====== ENTRIES SUPPLIED
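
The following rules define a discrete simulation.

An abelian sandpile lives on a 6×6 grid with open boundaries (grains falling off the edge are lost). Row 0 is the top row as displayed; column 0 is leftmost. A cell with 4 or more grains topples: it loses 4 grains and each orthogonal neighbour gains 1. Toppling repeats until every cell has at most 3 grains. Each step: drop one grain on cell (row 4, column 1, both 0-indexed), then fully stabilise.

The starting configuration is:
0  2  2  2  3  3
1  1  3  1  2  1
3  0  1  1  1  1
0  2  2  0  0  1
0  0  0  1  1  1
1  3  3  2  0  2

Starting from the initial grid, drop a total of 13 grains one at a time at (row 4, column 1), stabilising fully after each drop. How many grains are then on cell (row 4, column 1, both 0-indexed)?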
============
WORK ITEM
Every line of the material that includes the word "grains" needs to be copied.

EXERCISE ANSWER
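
An abelian sandpile lives on a 6×6 grid with open boundaries (grains falling off the edge are lost). Row 0 is the top row as displayed; column 0 is leftmost. A cell with 4 or more grains topples: it loses 4 grains and each orthogonal neighbour gains 1. Toppling repeats until every cell has at most 3 grains. Each step: drop one grain on cell (row 4, column 1, both 0-indexed), then fully stabilise.
Starting from the initial grid, drop a total of 13 grains one at a time at (row 4, column 1), stabilising fully after each drop. How many grains are then on cell (row 4, column 1, both 0-indexed)?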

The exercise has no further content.